*** The input ***

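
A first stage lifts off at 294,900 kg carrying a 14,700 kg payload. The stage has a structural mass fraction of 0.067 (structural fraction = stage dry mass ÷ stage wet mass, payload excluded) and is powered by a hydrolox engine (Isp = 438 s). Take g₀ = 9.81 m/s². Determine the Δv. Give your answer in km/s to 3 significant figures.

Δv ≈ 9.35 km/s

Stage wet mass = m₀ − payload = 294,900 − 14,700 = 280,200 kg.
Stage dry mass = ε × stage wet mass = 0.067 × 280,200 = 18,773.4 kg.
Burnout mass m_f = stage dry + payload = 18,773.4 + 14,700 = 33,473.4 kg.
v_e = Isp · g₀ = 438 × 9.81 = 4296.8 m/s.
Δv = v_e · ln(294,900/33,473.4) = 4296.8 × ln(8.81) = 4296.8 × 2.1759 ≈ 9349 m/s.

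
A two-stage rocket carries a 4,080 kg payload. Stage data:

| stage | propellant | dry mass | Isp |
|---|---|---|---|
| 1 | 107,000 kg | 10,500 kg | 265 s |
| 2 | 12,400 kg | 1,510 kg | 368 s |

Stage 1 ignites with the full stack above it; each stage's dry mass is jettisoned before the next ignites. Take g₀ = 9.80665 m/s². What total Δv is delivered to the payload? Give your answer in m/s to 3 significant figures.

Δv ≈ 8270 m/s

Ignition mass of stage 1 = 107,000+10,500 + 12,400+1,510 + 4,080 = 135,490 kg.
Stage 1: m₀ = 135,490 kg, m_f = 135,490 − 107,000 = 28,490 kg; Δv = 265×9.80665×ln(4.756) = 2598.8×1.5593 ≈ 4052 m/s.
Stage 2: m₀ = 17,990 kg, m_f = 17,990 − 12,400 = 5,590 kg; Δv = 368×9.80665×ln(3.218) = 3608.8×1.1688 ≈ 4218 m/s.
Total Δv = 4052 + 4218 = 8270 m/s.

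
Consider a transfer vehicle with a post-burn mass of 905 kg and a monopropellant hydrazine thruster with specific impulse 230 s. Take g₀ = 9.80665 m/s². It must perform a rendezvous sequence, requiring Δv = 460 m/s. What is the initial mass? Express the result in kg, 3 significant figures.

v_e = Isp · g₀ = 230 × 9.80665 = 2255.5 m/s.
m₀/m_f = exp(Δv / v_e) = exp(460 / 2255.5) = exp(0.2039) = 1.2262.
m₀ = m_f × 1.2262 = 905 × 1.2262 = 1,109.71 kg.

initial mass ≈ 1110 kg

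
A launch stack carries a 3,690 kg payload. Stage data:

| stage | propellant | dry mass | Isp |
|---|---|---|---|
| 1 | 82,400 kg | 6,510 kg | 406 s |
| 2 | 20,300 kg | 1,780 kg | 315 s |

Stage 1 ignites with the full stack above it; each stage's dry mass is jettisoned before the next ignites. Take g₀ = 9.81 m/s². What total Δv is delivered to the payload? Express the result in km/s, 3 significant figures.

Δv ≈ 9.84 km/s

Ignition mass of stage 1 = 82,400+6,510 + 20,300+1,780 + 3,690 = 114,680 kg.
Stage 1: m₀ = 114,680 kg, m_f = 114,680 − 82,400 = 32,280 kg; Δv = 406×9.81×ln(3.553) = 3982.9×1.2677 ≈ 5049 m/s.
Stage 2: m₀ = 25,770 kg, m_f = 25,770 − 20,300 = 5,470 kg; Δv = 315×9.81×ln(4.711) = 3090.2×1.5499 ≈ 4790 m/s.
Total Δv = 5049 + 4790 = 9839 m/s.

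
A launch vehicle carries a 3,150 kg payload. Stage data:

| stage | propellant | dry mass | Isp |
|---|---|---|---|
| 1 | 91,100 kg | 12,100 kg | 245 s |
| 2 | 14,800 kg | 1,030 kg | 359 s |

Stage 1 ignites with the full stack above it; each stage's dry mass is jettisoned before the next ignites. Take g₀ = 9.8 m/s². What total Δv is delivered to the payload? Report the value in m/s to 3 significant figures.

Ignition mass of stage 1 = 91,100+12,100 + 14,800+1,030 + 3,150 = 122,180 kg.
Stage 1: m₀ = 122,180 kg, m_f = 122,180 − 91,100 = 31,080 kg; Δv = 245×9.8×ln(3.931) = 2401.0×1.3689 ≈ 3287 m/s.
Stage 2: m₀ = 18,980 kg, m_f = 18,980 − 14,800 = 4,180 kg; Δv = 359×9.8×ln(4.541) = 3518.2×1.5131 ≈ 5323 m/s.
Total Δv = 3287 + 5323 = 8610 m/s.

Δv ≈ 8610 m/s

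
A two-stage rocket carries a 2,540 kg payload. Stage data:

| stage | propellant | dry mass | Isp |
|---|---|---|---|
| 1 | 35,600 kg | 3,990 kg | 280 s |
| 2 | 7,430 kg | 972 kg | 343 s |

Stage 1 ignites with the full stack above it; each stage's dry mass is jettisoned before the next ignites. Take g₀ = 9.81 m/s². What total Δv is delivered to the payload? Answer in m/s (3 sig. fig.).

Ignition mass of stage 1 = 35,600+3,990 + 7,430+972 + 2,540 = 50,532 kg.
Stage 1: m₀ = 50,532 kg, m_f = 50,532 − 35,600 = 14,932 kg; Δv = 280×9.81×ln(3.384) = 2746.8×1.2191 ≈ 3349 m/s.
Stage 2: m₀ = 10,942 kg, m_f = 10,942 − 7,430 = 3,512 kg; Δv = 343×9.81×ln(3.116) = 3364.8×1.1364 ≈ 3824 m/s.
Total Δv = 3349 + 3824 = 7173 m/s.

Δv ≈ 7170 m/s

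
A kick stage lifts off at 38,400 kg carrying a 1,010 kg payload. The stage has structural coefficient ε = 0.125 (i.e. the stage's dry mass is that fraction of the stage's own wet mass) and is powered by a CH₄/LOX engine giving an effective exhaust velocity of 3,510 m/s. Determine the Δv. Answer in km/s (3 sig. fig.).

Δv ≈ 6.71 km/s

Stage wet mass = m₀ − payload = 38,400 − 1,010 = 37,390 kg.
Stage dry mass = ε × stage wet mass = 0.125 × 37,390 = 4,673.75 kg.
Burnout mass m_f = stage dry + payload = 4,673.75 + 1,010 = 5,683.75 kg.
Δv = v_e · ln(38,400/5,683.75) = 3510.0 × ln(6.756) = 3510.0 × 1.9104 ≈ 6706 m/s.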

***

- [Activity]:
Every line of the listing, first to last, should be retyped exactly.

- [Exercise solution]:
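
A first stage lifts off at 294,900 kg carrying a 14,700 kg payload. The stage has a structural mass fraction of 0.067 (structural fraction = stage dry mass ÷ stage wet mass, payload excluded) and is powered by a hydrolox engine (Isp = 438 s). Take g₀ = 9.81 m/s². Determine the Δv. Give your answer in km/s to 3 significant figures.

Δv ≈ 9.35 km/s

Stage wet mass = m₀ − payload = 294,900 − 14,700 = 280,200 kg.
Stage dry mass = ε × stage wet mass = 0.067 × 280,200 = 18,773.4 kg.
Burnout mass m_f = stage dry + payload = 18,773.4 + 14,700 = 33,473.4 kg.
v_e = Isp · g₀ = 438 × 9.81 = 4296.8 m/s.
Δv = v_e · ln(294,900/33,473.4) = 4296.8 × ln(8.81) = 4296.8 × 2.1759 ≈ 9349 m/s.

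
A two-stage rocket carries a 4,080 kg payload. Stage data:

| stage | propellant | dry mass | Isp |
|---|---|---|---|
| 1 | 107,000 kg | 10,500 kg | 265 s |
| 2 | 12,400 kg | 1,510 kg | 368 s |

Stage 1 ignites with the full stack above it; each stage's dry mass is jettisoned before the next ignites. Take g₀ = 9.80665 m/s². What total Δv is delivered to the payload? Give your answer in m/s to 3 significant figures.

Δv ≈ 8270 m/s

Ignition mass of stage 1 = 107,000+10,500 + 12,400+1,510 + 4,080 = 135,490 kg.
Stage 1: m₀ = 135,490 kg, m_f = 135,490 − 107,000 = 28,490 kg; Δv = 265×9.80665×ln(4.756) = 2598.8×1.5593 ≈ 4052 m/s.
Stage 2: m₀ = 17,990 kg, m_f = 17,990 − 12,400 = 5,590 kg; Δv = 368×9.80665×ln(3.218) = 3608.8×1.1688 ≈ 4218 m/s.
Total Δv = 4052 + 4218 = 8270 m/s.

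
Consider a transfer vehicle with a post-burn mass of 905 kg and a monopropellant hydrazine thruster with specific impulse 230 s. Take g₀ = 9.80665 m/s². It must perform a rendezvous sequence, requiring Δv = 460 m/s. What is the initial mass? Express the result in kg, 3 significant figures.

v_e = Isp · g₀ = 230 × 9.80665 = 2255.5 m/s.
m₀/m_f = exp(Δv / v_e) = exp(460 / 2255.5) = exp(0.2039) = 1.2262.
m₀ = m_f × 1.2262 = 905 × 1.2262 = 1,109.71 kg.

initial mass ≈ 1110 kg

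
A launch stack carries a 3,690 kg payload. Stage data:

| stage | propellant | dry mass | Isp |
|---|---|---|---|
| 1 | 82,400 kg | 6,510 kg | 406 s |
| 2 | 20,300 kg | 1,780 kg | 315 s |

Stage 1 ignites with the full stack above it; each stage's dry mass is jettisoned before the next ignites. Take g₀ = 9.81 m/s². What total Δv is delivered to the payload? Express the result in km/s, 3 significant figures.

Δv ≈ 9.84 km/s

Ignition mass of stage 1 = 82,400+6,510 + 20,300+1,780 + 3,690 = 114,680 kg.
Stage 1: m₀ = 114,680 kg, m_f = 114,680 − 82,400 = 32,280 kg; Δv = 406×9.81×ln(3.553) = 3982.9×1.2677 ≈ 5049 m/s.
Stage 2: m₀ = 25,770 kg, m_f = 25,770 − 20,300 = 5,470 kg; Δv = 315×9.81×ln(4.711) = 3090.2×1.5499 ≈ 4790 m/s.
Total Δv = 5049 + 4790 = 9839 m/s.

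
A launch vehicle carries a 3,150 kg payload. Stage data:

| stage | propellant | dry mass | Isp |
|---|---|---|---|
| 1 | 91,100 kg | 12,100 kg | 245 s |
| 2 | 14,800 kg | 1,030 kg | 359 s |

Stage 1 ignites with the full stack above it; each stage's dry mass is jettisoned before the next ignites. Take g₀ = 9.8 m/s². What total Δv is delivered to the payload? Report the value in m/s to 3 significant figures.

Ignition mass of stage 1 = 91,100+12,100 + 14,800+1,030 + 3,150 = 122,180 kg.
Stage 1: m₀ = 122,180 kg, m_f = 122,180 − 91,100 = 31,080 kg; Δv = 245×9.8×ln(3.931) = 2401.0×1.3689 ≈ 3287 m/s.
Stage 2: m₀ = 18,980 kg, m_f = 18,980 − 14,800 = 4,180 kg; Δv = 359×9.8×ln(4.541) = 3518.2×1.5131 ≈ 5323 m/s.
Total Δv = 3287 + 5323 = 8610 m/s.

Δv ≈ 8610 m/s

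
A two-stage rocket carries a 2,540 kg payload. Stage data:

| stage | propellant | dry mass | Isp |
|---|---|---|---|
| 1 | 35,600 kg | 3,990 kg | 280 s |
| 2 | 7,430 kg | 972 kg | 343 s |

Stage 1 ignites with the full stack above it; each stage's dry mass is jettisoned before the next ignites. Take g₀ = 9.81 m/s². What total Δv is delivered to the payload? Answer in m/s (3 sig. fig.).

Ignition mass of stage 1 = 35,600+3,990 + 7,430+972 + 2,540 = 50,532 kg.
Stage 1: m₀ = 50,532 kg, m_f = 50,532 − 35,600 = 14,932 kg; Δv = 280×9.81×ln(3.384) = 2746.8×1.2191 ≈ 3349 m/s.
Stage 2: m₀ = 10,942 kg, m_f = 10,942 − 7,430 = 3,512 kg; Δv = 343×9.81×ln(3.116) = 3364.8×1.1364 ≈ 3824 m/s.
Total Δv = 3349 + 3824 = 7173 m/s.

Δv ≈ 7170 m/s

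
A kick stage lifts off at 38,400 kg carrying a 1,010 kg payload. The stage has structural coefficient ε = 0.125 (i.e. the stage's dry mass is that fraction of the stage's own wet mass) and is powered by a CH₄/LOX engine giving an effective exhaust velocity of 3,510 m/s. Determine the Δv. Answer in km/s (3 sig. fig.).

Δv ≈ 6.71 km/s

Stage wet mass = m₀ − payload = 38,400 − 1,010 = 37,390 kg.
Stage dry mass = ε × stage wet mass = 0.125 × 37,390 = 4,673.75 kg.
Burnout mass m_f = stage dry + payload = 4,673.75 + 1,010 = 5,683.75 kg.
Δv = v_e · ln(38,400/5,683.75) = 3510.0 × ln(6.756) = 3510.0 × 1.9104 ≈ 6706 m/s.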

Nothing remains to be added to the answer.